___ INFORMATION GIVEN

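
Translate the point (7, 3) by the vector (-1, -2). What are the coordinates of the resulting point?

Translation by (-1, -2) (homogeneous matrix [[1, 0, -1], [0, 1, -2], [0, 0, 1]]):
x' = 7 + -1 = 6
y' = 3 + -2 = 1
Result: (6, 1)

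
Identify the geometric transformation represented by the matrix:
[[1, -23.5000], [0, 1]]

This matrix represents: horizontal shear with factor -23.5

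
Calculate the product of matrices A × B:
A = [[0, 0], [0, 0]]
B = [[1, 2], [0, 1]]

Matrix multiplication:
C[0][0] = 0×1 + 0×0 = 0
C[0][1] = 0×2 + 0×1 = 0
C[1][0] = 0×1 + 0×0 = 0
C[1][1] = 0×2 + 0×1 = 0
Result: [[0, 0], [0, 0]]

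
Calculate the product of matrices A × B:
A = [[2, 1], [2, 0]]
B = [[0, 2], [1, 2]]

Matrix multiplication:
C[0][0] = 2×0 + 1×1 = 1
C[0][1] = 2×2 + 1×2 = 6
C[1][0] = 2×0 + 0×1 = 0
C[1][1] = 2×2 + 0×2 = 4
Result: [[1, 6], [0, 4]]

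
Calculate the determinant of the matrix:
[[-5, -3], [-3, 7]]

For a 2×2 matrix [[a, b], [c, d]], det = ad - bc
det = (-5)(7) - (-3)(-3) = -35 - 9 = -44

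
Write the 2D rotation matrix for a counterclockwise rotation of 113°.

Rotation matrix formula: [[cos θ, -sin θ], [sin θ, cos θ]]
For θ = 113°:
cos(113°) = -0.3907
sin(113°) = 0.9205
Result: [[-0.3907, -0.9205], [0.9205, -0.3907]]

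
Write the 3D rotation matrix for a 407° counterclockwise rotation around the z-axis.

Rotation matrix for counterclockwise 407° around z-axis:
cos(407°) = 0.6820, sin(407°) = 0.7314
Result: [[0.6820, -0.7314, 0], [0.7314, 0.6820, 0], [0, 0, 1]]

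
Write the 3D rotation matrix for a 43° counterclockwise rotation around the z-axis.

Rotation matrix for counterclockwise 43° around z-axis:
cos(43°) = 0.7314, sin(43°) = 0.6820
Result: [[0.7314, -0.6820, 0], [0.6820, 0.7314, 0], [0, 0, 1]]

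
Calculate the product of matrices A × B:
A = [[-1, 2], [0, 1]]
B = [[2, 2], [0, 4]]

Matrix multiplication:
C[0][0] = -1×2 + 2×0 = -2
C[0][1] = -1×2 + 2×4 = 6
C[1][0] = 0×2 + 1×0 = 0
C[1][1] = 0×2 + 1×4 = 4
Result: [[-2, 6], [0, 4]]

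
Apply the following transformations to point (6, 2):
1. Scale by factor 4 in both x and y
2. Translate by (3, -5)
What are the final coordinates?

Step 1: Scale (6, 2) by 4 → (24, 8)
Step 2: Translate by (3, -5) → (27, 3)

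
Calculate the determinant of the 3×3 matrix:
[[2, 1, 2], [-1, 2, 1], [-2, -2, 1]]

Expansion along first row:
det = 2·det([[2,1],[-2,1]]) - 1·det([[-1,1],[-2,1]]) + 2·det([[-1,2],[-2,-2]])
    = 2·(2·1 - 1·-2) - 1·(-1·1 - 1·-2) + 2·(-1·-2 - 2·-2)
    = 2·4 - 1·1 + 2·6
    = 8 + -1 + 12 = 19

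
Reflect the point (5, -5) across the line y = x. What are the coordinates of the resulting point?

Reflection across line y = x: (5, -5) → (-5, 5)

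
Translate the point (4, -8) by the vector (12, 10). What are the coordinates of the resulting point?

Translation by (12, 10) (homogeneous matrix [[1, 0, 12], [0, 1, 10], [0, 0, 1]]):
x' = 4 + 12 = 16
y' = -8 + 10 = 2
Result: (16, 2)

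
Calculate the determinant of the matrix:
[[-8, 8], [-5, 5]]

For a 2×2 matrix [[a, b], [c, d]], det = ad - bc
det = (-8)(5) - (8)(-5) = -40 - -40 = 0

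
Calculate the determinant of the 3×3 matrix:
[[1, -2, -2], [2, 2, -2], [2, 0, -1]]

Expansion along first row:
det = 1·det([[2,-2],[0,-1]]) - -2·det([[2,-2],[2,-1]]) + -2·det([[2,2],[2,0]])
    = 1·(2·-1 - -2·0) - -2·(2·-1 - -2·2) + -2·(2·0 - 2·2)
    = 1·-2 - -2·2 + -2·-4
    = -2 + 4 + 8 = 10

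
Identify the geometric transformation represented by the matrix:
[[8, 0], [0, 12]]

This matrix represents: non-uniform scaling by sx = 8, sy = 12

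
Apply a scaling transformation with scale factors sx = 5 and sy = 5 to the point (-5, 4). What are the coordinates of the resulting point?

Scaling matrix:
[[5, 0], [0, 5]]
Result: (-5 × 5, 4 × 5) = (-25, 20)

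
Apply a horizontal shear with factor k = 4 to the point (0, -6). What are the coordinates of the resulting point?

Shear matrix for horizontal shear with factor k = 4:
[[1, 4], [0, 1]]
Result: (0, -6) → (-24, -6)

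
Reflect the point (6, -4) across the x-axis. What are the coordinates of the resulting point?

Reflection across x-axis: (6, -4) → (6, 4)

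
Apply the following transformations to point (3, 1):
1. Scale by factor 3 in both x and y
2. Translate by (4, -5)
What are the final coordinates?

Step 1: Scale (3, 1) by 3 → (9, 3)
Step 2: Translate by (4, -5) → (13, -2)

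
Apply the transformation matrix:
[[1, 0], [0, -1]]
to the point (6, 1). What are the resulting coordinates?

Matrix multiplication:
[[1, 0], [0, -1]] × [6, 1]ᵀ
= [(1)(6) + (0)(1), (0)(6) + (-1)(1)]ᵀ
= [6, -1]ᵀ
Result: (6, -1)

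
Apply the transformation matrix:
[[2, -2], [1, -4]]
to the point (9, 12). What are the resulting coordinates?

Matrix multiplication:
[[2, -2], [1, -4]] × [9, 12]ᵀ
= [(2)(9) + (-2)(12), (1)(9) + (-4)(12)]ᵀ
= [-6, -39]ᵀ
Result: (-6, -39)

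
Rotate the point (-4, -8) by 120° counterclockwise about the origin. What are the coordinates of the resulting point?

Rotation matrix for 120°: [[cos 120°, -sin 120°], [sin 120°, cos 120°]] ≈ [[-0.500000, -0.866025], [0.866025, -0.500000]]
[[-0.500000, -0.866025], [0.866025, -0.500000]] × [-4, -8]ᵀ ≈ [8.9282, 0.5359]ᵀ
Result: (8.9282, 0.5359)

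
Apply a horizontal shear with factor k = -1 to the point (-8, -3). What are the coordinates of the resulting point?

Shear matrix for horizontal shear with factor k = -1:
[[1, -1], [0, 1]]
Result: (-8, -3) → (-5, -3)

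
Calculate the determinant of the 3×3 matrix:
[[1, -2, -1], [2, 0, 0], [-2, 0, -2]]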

______

EXERCISE REQUIREMENTS:
Write out every entry above exactly as given.

TASK SOLUTION:
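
Translate the point (7, 3) by the vector (-1, -2). What are the coordinates of the resulting point?

Translation by (-1, -2) (homogeneous matrix [[1, 0, -1], [0, 1, -2], [0, 0, 1]]):
x' = 7 + -1 = 6
y' = 3 + -2 = 1
Result: (6, 1)

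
Identify the geometric transformation represented by the matrix:
[[1, -23.5000], [0, 1]]

This matrix represents: horizontal shear with factor -23.5

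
Calculate the product of matrices A × B:
A = [[0, 0], [0, 0]]
B = [[1, 2], [0, 1]]

Matrix multiplication:
C[0][0] = 0×1 + 0×0 = 0
C[0][1] = 0×2 + 0×1 = 0
C[1][0] = 0×1 + 0×0 = 0
C[1][1] = 0×2 + 0×1 = 0
Result: [[0, 0], [0, 0]]

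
Calculate the product of matrices A × B:
A = [[2, 1], [2, 0]]
B = [[0, 2], [1, 2]]

Matrix multiplication:
C[0][0] = 2×0 + 1×1 = 1
C[0][1] = 2×2 + 1×2 = 6
C[1][0] = 2×0 + 0×1 = 0
C[1][1] = 2×2 + 0×2 = 4
Result: [[1, 6], [0, 4]]

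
Calculate the determinant of the matrix:
[[-5, -3], [-3, 7]]

For a 2×2 matrix [[a, b], [c, d]], det = ad - bc
det = (-5)(7) - (-3)(-3) = -35 - 9 = -44

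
Write the 2D rotation matrix for a counterclockwise rotation of 113°.

Rotation matrix formula: [[cos θ, -sin θ], [sin θ, cos θ]]
For θ = 113°:
cos(113°) = -0.3907
sin(113°) = 0.9205
Result: [[-0.3907, -0.9205], [0.9205, -0.3907]]

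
Write the 3D rotation matrix for a 407° counterclockwise rotation around the z-axis.

Rotation matrix for counterclockwise 407° around z-axis:
cos(407°) = 0.6820, sin(407°) = 0.7314
Result: [[0.6820, -0.7314, 0], [0.7314, 0.6820, 0], [0, 0, 1]]

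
Write the 3D rotation matrix for a 43° counterclockwise rotation around the z-axis.

Rotation matrix for counterclockwise 43° around z-axis:
cos(43°) = 0.7314, sin(43°) = 0.6820
Result: [[0.7314, -0.6820, 0], [0.6820, 0.7314, 0], [0, 0, 1]]

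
Calculate the product of matrices A × B:
A = [[-1, 2], [0, 1]]
B = [[2, 2], [0, 4]]

Matrix multiplication:
C[0][0] = -1×2 + 2×0 = -2
C[0][1] = -1×2 + 2×4 = 6
C[1][0] = 0×2 + 1×0 = 0
C[1][1] = 0×2 + 1×4 = 4
Result: [[-2, 6], [0, 4]]

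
Apply the following transformations to point (6, 2):
1. Scale by factor 4 in both x and y
2. Translate by (3, -5)
What are the final coordinates?

Step 1: Scale (6, 2) by 4 → (24, 8)
Step 2: Translate by (3, -5) → (27, 3)

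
Calculate the determinant of the 3×3 matrix:
[[2, 1, 2], [-1, 2, 1], [-2, -2, 1]]

Expansion along first row:
det = 2·det([[2,1],[-2,1]]) - 1·det([[-1,1],[-2,1]]) + 2·det([[-1,2],[-2,-2]])
    = 2·(2·1 - 1·-2) - 1·(-1·1 - 1·-2) + 2·(-1·-2 - 2·-2)
    = 2·4 - 1·1 + 2·6
    = 8 + -1 + 12 = 19

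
Reflect the point (5, -5) across the line y = x. What are the coordinates of the resulting point?

Reflection across line y = x: (5, -5) → (-5, 5)

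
Translate the point (4, -8) by the vector (12, 10). What are the coordinates of the resulting point?

Translation by (12, 10) (homogeneous matrix [[1, 0, 12], [0, 1, 10], [0, 0, 1]]):
x' = 4 + 12 = 16
y' = -8 + 10 = 2
Result: (16, 2)

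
Calculate the determinant of the matrix:
[[-8, 8], [-5, 5]]

For a 2×2 matrix [[a, b], [c, d]], det = ad - bc
det = (-8)(5) - (8)(-5) = -40 - -40 = 0

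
Calculate the determinant of the 3×3 matrix:
[[1, -2, -2], [2, 2, -2], [2, 0, -1]]

Expansion along first row:
det = 1·det([[2,-2],[0,-1]]) - -2·det([[2,-2],[2,-1]]) + -2·det([[2,2],[2,0]])
    = 1·(2·-1 - -2·0) - -2·(2·-1 - -2·2) + -2·(2·0 - 2·2)
    = 1·-2 - -2·2 + -2·-4
    = -2 + 4 + 8 = 10

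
Identify the geometric transformation represented by the matrix:
[[8, 0], [0, 12]]

This matrix represents: non-uniform scaling by sx = 8, sy = 12

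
Apply a scaling transformation with scale factors sx = 5 and sy = 5 to the point (-5, 4). What are the coordinates of the resulting point?

Scaling matrix:
[[5, 0], [0, 5]]
Result: (-5 × 5, 4 × 5) = (-25, 20)

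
Apply a horizontal shear with factor k = 4 to the point (0, -6). What are the coordinates of the resulting point?

Shear matrix for horizontal shear with factor k = 4:
[[1, 4], [0, 1]]
Result: (0, -6) → (-24, -6)

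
Reflect the point (6, -4) across the x-axis. What are the coordinates of the resulting point?

Reflection across x-axis: (6, -4) → (6, 4)

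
Apply the following transformations to point (3, 1):
1. Scale by factor 3 in both x and y
2. Translate by (4, -5)
What are the final coordinates?

Step 1: Scale (3, 1) by 3 → (9, 3)
Step 2: Translate by (4, -5) → (13, -2)

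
Apply the transformation matrix:
[[1, 0], [0, -1]]
to the point (6, 1). What are the resulting coordinates?

Matrix multiplication:
[[1, 0], [0, -1]] × [6, 1]ᵀ
= [(1)(6) + (0)(1), (0)(6) + (-1)(1)]ᵀ
= [6, -1]ᵀ
Result: (6, -1)

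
Apply the transformation matrix:
[[2, -2], [1, -4]]
to the point (9, 12). What are the resulting coordinates?

Matrix multiplication:
[[2, -2], [1, -4]] × [9, 12]ᵀ
= [(2)(9) + (-2)(12), (1)(9) + (-4)(12)]ᵀ
= [-6, -39]ᵀ
Result: (-6, -39)

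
Rotate the point (-4, -8) by 120° counterclockwise about the origin. What are the coordinates of the resulting point?

Rotation matrix for 120°: [[cos 120°, -sin 120°], [sin 120°, cos 120°]] ≈ [[-0.500000, -0.866025], [0.866025, -0.500000]]
[[-0.500000, -0.866025], [0.866025, -0.500000]] × [-4, -8]ᵀ ≈ [8.9282, 0.5359]ᵀ
Result: (8.9282, 0.5359)

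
Apply a horizontal shear with factor k = -1 to the point (-8, -3). What are the coordinates of the resulting point?

Shear matrix for horizontal shear with factor k = -1:
[[1, -1], [0, 1]]
Result: (-8, -3) → (-5, -3)

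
Calculate the determinant of the 3×3 matrix:
[[1, -2, -1], [2, 0, 0], [-2, 0, -2]]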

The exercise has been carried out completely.